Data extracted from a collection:
────

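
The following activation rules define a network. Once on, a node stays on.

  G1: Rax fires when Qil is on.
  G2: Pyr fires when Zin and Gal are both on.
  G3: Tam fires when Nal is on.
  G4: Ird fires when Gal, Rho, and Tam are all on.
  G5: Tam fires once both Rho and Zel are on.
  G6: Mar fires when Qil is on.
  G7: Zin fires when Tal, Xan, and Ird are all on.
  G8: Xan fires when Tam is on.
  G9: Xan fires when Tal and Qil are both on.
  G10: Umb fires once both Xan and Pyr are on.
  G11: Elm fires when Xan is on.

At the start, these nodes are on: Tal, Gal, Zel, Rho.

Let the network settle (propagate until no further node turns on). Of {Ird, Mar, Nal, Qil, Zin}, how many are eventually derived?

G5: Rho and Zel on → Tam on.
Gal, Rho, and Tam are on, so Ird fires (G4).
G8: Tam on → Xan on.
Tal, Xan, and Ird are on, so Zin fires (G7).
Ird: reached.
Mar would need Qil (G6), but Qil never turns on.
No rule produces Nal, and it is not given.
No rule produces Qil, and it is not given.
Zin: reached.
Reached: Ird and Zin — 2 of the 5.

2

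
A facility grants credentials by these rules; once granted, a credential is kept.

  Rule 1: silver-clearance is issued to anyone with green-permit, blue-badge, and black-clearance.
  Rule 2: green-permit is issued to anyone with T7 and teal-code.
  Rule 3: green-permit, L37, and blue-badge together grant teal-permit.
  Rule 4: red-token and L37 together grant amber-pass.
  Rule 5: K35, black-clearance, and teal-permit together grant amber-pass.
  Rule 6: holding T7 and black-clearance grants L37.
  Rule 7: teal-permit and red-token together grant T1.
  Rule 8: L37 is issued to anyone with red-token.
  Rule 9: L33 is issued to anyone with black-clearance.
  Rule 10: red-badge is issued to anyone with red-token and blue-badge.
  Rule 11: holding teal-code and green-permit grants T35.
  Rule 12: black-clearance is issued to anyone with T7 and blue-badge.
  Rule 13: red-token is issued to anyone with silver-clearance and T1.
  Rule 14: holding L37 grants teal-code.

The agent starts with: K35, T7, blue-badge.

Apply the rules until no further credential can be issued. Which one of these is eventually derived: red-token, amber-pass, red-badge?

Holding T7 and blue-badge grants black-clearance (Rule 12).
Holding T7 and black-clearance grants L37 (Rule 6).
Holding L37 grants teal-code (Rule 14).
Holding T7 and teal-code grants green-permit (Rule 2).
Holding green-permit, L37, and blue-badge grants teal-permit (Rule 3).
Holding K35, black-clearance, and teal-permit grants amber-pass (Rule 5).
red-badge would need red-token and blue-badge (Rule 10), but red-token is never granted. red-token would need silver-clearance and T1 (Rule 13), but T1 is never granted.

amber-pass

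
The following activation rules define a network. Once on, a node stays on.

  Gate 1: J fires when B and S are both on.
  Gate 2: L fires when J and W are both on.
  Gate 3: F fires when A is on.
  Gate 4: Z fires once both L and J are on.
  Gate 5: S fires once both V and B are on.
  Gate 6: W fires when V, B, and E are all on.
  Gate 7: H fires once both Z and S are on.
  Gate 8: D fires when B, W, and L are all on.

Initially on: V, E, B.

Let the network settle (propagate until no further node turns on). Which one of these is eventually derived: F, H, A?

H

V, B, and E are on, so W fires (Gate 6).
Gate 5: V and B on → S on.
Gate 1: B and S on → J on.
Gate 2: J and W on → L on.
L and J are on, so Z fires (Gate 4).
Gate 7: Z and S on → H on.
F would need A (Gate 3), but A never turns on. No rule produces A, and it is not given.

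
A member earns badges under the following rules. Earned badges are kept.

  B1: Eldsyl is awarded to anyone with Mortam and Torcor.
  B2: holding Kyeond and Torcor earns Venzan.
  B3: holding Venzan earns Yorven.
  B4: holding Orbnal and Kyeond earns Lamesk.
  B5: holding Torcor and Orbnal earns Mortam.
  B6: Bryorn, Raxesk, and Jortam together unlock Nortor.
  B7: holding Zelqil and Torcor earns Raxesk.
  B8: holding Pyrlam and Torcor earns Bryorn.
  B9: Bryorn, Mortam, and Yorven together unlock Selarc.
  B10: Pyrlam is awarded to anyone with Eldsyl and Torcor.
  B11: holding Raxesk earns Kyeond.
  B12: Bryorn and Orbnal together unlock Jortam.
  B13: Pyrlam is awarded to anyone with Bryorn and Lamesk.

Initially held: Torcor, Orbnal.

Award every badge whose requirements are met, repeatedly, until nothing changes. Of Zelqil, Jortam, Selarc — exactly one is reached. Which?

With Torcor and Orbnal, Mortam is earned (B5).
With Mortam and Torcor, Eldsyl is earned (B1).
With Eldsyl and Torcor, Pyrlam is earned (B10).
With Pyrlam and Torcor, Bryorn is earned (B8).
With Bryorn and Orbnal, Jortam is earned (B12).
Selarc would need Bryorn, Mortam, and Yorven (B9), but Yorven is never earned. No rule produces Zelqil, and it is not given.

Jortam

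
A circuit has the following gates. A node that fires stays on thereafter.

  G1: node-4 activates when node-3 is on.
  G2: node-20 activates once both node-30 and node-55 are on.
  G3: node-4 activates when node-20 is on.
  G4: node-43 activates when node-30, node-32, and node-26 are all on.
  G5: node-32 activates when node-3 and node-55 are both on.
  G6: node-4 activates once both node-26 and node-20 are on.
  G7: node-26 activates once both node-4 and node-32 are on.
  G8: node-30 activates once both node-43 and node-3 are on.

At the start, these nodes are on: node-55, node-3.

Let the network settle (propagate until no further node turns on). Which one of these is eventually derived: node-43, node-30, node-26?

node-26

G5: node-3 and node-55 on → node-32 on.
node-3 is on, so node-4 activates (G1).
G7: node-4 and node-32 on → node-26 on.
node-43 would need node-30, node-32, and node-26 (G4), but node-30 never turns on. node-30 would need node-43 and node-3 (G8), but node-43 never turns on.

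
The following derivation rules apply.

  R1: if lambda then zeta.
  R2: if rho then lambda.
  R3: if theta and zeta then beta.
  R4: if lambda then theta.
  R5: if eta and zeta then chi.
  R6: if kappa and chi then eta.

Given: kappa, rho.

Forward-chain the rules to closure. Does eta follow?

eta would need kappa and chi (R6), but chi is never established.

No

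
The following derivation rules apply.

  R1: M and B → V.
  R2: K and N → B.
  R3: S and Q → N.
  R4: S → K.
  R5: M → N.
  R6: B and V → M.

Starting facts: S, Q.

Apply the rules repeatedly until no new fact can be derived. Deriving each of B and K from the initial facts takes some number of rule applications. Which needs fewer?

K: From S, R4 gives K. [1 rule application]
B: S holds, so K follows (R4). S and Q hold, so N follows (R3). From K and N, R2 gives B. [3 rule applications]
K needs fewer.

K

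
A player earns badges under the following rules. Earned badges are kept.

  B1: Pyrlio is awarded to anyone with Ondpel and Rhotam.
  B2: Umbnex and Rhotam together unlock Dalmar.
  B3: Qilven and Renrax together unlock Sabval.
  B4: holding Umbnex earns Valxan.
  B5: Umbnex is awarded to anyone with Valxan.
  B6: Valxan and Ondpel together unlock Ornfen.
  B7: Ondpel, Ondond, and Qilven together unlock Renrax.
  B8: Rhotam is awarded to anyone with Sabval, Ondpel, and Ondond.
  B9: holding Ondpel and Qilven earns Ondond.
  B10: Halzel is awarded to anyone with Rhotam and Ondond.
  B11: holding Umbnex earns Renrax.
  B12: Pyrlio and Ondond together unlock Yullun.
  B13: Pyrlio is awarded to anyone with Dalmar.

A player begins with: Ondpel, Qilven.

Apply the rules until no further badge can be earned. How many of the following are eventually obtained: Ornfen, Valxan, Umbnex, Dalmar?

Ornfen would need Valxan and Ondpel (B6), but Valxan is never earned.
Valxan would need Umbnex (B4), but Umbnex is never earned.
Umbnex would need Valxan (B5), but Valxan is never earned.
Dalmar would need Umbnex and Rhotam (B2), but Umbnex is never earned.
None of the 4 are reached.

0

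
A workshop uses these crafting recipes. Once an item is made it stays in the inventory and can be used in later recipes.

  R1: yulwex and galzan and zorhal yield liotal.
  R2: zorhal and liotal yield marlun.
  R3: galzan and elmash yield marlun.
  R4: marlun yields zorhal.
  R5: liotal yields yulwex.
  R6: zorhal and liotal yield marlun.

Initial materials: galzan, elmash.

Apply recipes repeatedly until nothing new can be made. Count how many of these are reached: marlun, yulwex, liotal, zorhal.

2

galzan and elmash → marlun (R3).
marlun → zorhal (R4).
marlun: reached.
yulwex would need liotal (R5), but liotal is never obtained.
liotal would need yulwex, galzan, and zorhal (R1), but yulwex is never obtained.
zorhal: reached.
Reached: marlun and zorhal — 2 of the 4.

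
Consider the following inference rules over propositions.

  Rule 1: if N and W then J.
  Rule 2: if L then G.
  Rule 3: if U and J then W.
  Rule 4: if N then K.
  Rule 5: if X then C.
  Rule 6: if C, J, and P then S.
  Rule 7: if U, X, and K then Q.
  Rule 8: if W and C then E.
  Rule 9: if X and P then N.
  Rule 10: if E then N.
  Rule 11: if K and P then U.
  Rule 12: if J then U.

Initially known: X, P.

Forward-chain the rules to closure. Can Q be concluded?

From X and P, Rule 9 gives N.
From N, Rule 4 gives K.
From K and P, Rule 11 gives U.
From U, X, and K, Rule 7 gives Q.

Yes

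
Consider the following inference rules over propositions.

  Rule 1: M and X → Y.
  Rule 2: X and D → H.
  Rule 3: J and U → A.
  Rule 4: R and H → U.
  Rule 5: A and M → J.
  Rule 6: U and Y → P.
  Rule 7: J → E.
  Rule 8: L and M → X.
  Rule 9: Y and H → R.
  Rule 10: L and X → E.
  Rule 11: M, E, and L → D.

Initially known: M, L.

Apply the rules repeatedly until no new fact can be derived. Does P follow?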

────

**What the exercise asks**
Going back over the entries above, copy word for word every line from the one that has "B10: Pyrlam is" on through the one that has "Initially held: Torcor, Orbnal.".

**Output of the exercise**
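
  B10: Pyrlam is awarded to anyone with Eldsyl and Torcor.
  B11: holding Raxesk earns Kyeond.
  B12: Bryorn and Orbnal together unlock Jortam.
  B13: Pyrlam is awarded to anyone with Bryorn and Lamesk.

Initially held: Torcor, Orbnal.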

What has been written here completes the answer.